- _Problem statement_
Among the entries below, find the lines with "grammar" and copy them.

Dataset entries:
========

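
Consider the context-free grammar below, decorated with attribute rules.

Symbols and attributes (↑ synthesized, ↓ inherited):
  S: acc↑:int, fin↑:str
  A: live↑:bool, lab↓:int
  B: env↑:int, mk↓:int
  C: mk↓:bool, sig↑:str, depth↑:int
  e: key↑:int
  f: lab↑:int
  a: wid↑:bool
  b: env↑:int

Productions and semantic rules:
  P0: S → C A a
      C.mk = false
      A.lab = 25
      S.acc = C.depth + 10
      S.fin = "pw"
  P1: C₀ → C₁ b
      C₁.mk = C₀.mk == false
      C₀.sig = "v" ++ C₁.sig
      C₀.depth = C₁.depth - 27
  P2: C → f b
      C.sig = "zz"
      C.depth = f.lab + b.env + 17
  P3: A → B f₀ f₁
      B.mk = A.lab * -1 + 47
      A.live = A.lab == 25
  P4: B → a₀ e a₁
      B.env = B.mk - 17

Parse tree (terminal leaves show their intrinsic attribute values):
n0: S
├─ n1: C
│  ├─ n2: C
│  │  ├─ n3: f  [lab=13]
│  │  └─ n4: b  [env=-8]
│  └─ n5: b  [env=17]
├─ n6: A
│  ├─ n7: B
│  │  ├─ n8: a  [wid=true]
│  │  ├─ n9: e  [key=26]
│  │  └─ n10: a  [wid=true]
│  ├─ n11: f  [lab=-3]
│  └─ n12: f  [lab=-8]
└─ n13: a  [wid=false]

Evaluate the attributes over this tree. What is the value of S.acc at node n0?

5

1. n1.mk = false  [false]
2. n2.mk = true  [C₀.mk == false]
3. n3.lab = 13  [terminal]
4. n4.env = -8  [terminal]
5. n2.sig = "zz"  ["zz"]
6. n2.depth = 22  [f.lab + b.env + 17]
7. n5.env = 17  [terminal]
8. n1.sig = "vzz"  ["v" ++ C₁.sig]
9. n1.depth = -5  [C₁.depth - 27]
10. n6.lab = 25  [25]
11. n7.mk = 22  [A.lab * -1 + 47]
12. n8.wid = true  [terminal]
13. n9.key = 26  [terminal]
14. n10.wid = true  [terminal]
15. n7.env = 5  [B.mk - 17]
16. n11.lab = -3  [terminal]
17. n12.lab = -8  [terminal]
18. n6.live = true  [A.lab == 25]
19. n13.wid = false  [terminal]
20. n0.acc = 5  [C.depth + 10]
21. n0.fin = "pw"  ["pw"]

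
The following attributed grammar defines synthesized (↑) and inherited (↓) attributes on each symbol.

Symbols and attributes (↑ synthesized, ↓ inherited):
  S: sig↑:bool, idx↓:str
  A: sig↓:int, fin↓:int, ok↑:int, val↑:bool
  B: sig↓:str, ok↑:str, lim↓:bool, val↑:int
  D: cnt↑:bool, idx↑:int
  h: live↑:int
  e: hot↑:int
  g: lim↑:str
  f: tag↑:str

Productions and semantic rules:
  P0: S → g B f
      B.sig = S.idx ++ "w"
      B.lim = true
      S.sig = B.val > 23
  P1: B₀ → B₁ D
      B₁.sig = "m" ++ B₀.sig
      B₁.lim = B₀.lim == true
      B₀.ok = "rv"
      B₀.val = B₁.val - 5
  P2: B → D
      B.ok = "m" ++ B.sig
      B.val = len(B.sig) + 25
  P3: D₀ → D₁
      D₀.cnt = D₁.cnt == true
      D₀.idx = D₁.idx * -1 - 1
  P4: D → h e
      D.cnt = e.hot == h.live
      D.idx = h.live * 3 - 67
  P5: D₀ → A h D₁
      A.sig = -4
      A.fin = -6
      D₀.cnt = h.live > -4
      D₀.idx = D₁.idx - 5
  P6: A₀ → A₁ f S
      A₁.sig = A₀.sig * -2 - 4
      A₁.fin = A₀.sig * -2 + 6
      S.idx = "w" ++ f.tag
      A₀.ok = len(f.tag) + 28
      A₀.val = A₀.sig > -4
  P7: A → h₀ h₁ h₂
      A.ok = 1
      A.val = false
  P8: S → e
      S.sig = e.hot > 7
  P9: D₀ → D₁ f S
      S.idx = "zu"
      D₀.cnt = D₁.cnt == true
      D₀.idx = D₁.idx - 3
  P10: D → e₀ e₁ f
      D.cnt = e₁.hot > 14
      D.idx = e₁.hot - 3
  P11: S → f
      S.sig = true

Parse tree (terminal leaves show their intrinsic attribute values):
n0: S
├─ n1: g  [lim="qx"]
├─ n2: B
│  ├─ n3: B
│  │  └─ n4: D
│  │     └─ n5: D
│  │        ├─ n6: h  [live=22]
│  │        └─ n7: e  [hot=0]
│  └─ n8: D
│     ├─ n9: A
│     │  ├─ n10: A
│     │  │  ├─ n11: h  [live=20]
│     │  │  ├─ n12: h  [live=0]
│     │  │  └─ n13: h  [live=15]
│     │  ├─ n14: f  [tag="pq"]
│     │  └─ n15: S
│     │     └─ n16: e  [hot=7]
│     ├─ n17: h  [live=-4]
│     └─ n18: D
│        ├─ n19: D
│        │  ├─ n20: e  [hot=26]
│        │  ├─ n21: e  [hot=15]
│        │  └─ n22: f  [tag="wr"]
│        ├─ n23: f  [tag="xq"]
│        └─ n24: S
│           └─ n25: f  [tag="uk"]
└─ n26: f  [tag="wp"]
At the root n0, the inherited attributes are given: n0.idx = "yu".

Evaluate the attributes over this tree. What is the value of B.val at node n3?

1. n0.idx = "yu"  [given at root]
2. n1.lim = "qx"  [terminal]
3. n2.sig = "yuw"  [S.idx ++ "w"]
4. n2.lim = true  [true]
5. n3.sig = "myuw"  ["m" ++ B₀.sig]
6. n3.lim = true  [B₀.lim == true]
7. n6.live = 22  [terminal]
8. n7.hot = 0  [terminal]
9. n5.cnt = false  [e.hot == h.live]
10. n5.idx = -1  [h.live * 3 - 67]
11. n4.cnt = false  [D₁.cnt == true]
12. n4.idx = 0  [D₁.idx * -1 - 1]
13. n3.ok = "mmyuw"  ["m" ++ B.sig]
14. n3.val = 29  [len(B.sig) + 25]
15. n9.sig = -4  [-4]
16. n9.fin = -6  [-6]
17. n10.sig = 4  [A₀.sig * -2 - 4]
18. n10.fin = 14  [A₀.sig * -2 + 6]
19. n11.live = 20  [terminal]
20. n12.live = 0  [terminal]
21. n13.live = 15  [terminal]
22. n10.ok = 1  [1]
23. n10.val = false  [false]
24. n14.tag = "pq"  [terminal]
25. n15.idx = "wpq"  ["w" ++ f.tag]
26. n16.hot = 7  [terminal]
27. n15.sig = false  [e.hot > 7]
28. n9.ok = 30  [len(f.tag) + 28]
29. n9.val = false  [A₀.sig > -4]
30. n17.live = -4  [terminal]
31. n20.hot = 26  [terminal]
32. n21.hot = 15  [terminal]
33. n22.tag = "wr"  [terminal]
34. n19.cnt = true  [e₁.hot > 14]
35. n19.idx = 12  [e₁.hot - 3]
36. n23.tag = "xq"  [terminal]
37. n24.idx = "zu"  ["zu"]
38. n25.tag = "uk"  [terminal]
39. n24.sig = true  [true]
40. n18.cnt = true  [D₁.cnt == true]
41. n18.idx = 9  [D₁.idx - 3]
42. n8.cnt = false  [h.live > -4]
43. n8.idx = 4  [D₁.idx - 5]
44. n2.ok = "rv"  ["rv"]
45. n2.val = 24  [B₁.val - 5]
46. n26.tag = "wp"  [terminal]
47. n0.sig = true  [B.val > 23]

29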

========

- _Solved exercise_
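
Consider the context-free grammar below, decorated with attribute rules.
The following attributed grammar defines synthesized (↑) and inherited (↓) attributes on each symbol.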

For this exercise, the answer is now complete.